>>>>>

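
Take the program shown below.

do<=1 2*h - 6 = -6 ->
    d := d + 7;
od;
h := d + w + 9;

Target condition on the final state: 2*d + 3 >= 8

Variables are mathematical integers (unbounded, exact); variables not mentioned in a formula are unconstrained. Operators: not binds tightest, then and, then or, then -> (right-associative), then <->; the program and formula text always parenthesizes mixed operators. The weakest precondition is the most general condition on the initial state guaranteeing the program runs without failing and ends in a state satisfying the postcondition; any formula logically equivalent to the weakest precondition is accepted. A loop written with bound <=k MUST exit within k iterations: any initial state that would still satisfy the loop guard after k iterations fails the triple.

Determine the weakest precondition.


Working backward. After the program, the postcondition 2*d + 3 >= 8 must hold; in canonical form it is 2*d >= 5.
Before h := d + w + 9: 2*d >= 5
Before the loop (bound <=1), unroll the exhaustion recursion (WP_0 = exit-now case; WP_j = one more guarded iteration, up to j = 1):
  WP_0: (not (2*h = 0)) and 2*d >= 5
  WP_1: (2*h = 0 -> ((not (2*h = 0)) and 2*d >= -9)) and ((not (2*h = 0)) -> 2*d >= 5)
So before the loop: (2*h = 0 -> ((not (2*h = 0)) and 2*d >= -9)) and ((not (2*h = 0)) -> 2*d >= 5)
Answer: WP = (2*h = 0 -> ((not (2*h = 0)) and 2*d >= -9)) and ((not (2*h = 0)) -> 2*d >= 5)


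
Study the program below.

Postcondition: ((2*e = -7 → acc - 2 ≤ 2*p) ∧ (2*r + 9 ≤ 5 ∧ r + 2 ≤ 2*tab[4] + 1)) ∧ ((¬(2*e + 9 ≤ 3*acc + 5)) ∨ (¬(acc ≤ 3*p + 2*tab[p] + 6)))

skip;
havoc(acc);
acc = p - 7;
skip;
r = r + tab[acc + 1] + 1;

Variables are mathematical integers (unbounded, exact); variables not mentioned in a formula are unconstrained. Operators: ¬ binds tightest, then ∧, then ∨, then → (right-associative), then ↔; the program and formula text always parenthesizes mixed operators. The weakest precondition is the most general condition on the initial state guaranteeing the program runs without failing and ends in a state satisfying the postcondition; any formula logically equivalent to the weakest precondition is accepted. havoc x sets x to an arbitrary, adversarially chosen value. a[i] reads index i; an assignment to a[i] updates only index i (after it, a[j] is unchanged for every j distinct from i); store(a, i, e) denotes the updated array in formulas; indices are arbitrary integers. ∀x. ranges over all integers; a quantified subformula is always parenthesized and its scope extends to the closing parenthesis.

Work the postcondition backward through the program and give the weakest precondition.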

<<<<<

Of the lines in the data, report each one containing the string "havoc".

■ **Your solution**:
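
havoc(acc);
Variables are mathematical integers (unbounded, exact); variables not mentioned in a formula are unconstrained. Operators: ¬ binds tightest, then ∧, then ∨, then → (right-associative), then ↔; the program and formula text always parenthesizes mixed operators. The weakest precondition is the most general condition on the initial state guaranteeing the program runs without failing and ends in a state satisfying the postcondition; any formula logically equivalent to the weakest precondition is accepted. havoc x sets x to an arbitrary, adversarially chosen value. a[i] reads index i; an assignment to a[i] updates only index i (after it, a[j] is unchanged for every j distinct from i); store(a, i, e) denotes the updated array in formulas; indices are arbitrary integers. ∀x. ranges over all integers; a quantified subformula is always parenthesized and its scope extends to the closing parenthesis.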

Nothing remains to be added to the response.